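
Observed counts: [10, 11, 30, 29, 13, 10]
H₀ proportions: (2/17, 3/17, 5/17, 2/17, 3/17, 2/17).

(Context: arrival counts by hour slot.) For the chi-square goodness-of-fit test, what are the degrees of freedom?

degrees of freedom = 5

df = k − 1 = 6 − 1 = 5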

WORK REQUEST: The line with "H₀ proportions: (2/17, 3/17, 5/17, 2/17, 3/17, 2/17)." through the last line of the data: write these out exactly, and no others.

SOLUTION FOR THIS PROBLEM:
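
H₀ proportions: (2/17, 3/17, 5/17, 2/17, 3/17, 2/17).

(Context: arrival counts by hour slot.) For the chi-square goodness-of-fit test, what are the degrees of freedom?

degrees of freedom = 5

df = k − 1 = 6 − 1 = 5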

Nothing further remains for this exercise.